- [WHAT THIS TASK INVOLVES]
Give back the entries in full, exactly as they are written.

Collected data

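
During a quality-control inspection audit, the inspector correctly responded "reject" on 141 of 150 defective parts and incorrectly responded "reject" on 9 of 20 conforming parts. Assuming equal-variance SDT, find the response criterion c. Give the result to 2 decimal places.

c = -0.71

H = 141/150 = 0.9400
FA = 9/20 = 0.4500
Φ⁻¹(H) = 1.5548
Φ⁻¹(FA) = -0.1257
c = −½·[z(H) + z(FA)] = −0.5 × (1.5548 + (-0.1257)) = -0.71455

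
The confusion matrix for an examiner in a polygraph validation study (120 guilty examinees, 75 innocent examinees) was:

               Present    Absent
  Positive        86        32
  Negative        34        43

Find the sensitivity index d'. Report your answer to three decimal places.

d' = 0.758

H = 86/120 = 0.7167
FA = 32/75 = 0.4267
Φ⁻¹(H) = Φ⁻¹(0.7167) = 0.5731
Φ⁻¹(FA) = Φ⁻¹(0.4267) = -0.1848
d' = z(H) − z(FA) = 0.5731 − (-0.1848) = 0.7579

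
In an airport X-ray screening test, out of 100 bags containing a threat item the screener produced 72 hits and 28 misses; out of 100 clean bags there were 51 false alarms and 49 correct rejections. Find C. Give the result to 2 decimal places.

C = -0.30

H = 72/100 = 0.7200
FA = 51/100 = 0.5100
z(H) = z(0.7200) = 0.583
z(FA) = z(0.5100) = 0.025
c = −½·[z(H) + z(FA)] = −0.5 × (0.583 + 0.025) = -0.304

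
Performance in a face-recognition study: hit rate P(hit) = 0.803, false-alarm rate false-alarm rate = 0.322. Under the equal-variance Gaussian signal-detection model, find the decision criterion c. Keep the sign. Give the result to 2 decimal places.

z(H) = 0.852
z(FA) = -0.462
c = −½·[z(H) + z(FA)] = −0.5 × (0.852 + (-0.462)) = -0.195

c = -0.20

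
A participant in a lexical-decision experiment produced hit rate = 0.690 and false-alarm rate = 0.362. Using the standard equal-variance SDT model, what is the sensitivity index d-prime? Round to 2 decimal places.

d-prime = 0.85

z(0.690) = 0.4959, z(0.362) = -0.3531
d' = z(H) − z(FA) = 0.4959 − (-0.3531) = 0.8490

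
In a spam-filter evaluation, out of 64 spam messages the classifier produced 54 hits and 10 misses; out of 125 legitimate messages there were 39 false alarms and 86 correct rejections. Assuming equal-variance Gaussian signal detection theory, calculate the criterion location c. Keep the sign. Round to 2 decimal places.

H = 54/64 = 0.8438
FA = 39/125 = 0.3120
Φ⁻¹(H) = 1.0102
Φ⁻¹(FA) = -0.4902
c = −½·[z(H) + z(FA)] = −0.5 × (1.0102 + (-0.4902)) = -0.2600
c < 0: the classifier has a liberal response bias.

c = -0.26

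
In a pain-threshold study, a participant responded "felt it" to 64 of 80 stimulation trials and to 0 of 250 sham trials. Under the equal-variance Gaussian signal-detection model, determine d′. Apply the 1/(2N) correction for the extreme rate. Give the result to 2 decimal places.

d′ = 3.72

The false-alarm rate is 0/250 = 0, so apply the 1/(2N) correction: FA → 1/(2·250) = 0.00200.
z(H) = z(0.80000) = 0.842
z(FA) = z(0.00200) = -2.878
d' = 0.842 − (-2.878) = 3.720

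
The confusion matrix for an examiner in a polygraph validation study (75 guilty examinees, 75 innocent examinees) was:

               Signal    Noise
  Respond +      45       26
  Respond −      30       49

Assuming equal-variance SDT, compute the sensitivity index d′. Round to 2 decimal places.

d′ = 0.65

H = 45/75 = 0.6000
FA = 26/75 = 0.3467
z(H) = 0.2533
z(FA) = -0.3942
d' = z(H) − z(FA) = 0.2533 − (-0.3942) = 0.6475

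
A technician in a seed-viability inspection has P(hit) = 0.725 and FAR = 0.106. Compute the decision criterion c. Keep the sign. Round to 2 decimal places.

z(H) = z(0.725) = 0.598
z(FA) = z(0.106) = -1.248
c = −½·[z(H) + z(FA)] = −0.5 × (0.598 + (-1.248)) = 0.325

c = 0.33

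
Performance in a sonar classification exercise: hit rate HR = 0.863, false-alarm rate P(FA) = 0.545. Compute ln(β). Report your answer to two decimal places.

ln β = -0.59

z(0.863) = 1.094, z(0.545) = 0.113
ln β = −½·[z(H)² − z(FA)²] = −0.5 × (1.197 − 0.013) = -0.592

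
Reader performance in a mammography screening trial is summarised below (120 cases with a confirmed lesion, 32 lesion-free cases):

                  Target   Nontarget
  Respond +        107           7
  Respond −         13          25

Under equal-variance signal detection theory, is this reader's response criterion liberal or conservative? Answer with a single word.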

- [TASK RESPONSE]
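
During a quality-control inspection audit, the inspector correctly responded "reject" on 141 of 150 defective parts and incorrectly responded "reject" on 9 of 20 conforming parts. Assuming equal-variance SDT, find the response criterion c. Give the result to 2 decimal places.

c = -0.71

H = 141/150 = 0.9400
FA = 9/20 = 0.4500
Φ⁻¹(H) = 1.5548
Φ⁻¹(FA) = -0.1257
c = −½·[z(H) + z(FA)] = −0.5 × (1.5548 + (-0.1257)) = -0.71455

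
The confusion matrix for an examiner in a polygraph validation study (120 guilty examinees, 75 innocent examinees) was:

               Present    Absent
  Positive        86        32
  Negative        34        43

Find the sensitivity index d'. Report your answer to three decimal places.

d' = 0.758

H = 86/120 = 0.7167
FA = 32/75 = 0.4267
Φ⁻¹(H) = Φ⁻¹(0.7167) = 0.5731
Φ⁻¹(FA) = Φ⁻¹(0.4267) = -0.1848
d' = z(H) − z(FA) = 0.5731 − (-0.1848) = 0.7579

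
In an airport X-ray screening test, out of 100 bags containing a threat item the screener produced 72 hits and 28 misses; out of 100 clean bags there were 51 false alarms and 49 correct rejections. Find C. Give the result to 2 decimal places.

C = -0.30

H = 72/100 = 0.7200
FA = 51/100 = 0.5100
z(H) = z(0.7200) = 0.583
z(FA) = z(0.5100) = 0.025
c = −½·[z(H) + z(FA)] = −0.5 × (0.583 + 0.025) = -0.304

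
Performance in a face-recognition study: hit rate P(hit) = 0.803, false-alarm rate false-alarm rate = 0.322. Under the equal-variance Gaussian signal-detection model, find the decision criterion c. Keep the sign. Give the result to 2 decimal places.

z(H) = 0.852
z(FA) = -0.462
c = −½·[z(H) + z(FA)] = −0.5 × (0.852 + (-0.462)) = -0.195

c = -0.20

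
A participant in a lexical-decision experiment produced hit rate = 0.690 and false-alarm rate = 0.362. Using the standard equal-variance SDT model, what is the sensitivity index d-prime? Round to 2 decimal places.

d-prime = 0.85

z(0.690) = 0.4959, z(0.362) = -0.3531
d' = z(H) − z(FA) = 0.4959 − (-0.3531) = 0.8490

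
In a spam-filter evaluation, out of 64 spam messages the classifier produced 54 hits and 10 misses; out of 125 legitimate messages there were 39 false alarms and 86 correct rejections. Assuming equal-variance Gaussian signal detection theory, calculate the criterion location c. Keep the sign. Round to 2 decimal places.

H = 54/64 = 0.8438
FA = 39/125 = 0.3120
Φ⁻¹(H) = 1.0102
Φ⁻¹(FA) = -0.4902
c = −½·[z(H) + z(FA)] = −0.5 × (1.0102 + (-0.4902)) = -0.2600
c < 0: the classifier has a liberal response bias.

c = -0.26

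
In a pain-threshold study, a participant responded "felt it" to 64 of 80 stimulation trials and to 0 of 250 sham trials. Under the equal-variance Gaussian signal-detection model, determine d′. Apply the 1/(2N) correction for the extreme rate. Give the result to 2 decimal places.

d′ = 3.72

The false-alarm rate is 0/250 = 0, so apply the 1/(2N) correction: FA → 1/(2·250) = 0.00200.
z(H) = z(0.80000) = 0.842
z(FA) = z(0.00200) = -2.878
d' = 0.842 − (-2.878) = 3.720

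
The confusion matrix for an examiner in a polygraph validation study (75 guilty examinees, 75 innocent examinees) was:

               Signal    Noise
  Respond +      45       26
  Respond −      30       49

Assuming equal-variance SDT, compute the sensitivity index d′. Round to 2 decimal places.

d′ = 0.65

H = 45/75 = 0.6000
FA = 26/75 = 0.3467
z(H) = 0.2533
z(FA) = -0.3942
d' = z(H) − z(FA) = 0.2533 − (-0.3942) = 0.6475

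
A technician in a seed-viability inspection has P(hit) = 0.725 and FAR = 0.106. Compute the decision criterion c. Keep the sign. Round to 2 decimal places.

z(H) = z(0.725) = 0.598
z(FA) = z(0.106) = -1.248
c = −½·[z(H) + z(FA)] = −0.5 × (0.598 + (-1.248)) = 0.325

c = 0.33

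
Performance in a sonar classification exercise: hit rate HR = 0.863, false-alarm rate P(FA) = 0.545. Compute ln(β). Report your answer to two decimal places.

ln β = -0.59

z(0.863) = 1.094, z(0.545) = 0.113
ln β = −½·[z(H)² − z(FA)²] = −0.5 × (1.197 − 0.013) = -0.592

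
Reader performance in a mammography screening trial is summarised below (120 cases with a confirmed lesion, 32 lesion-free cases):

                  Target   Nontarget
  Respond +        107           7
  Respond −         13          25

Under equal-variance signal detection theory, is this reader's response criterion liberal or conservative? Answer with a single word.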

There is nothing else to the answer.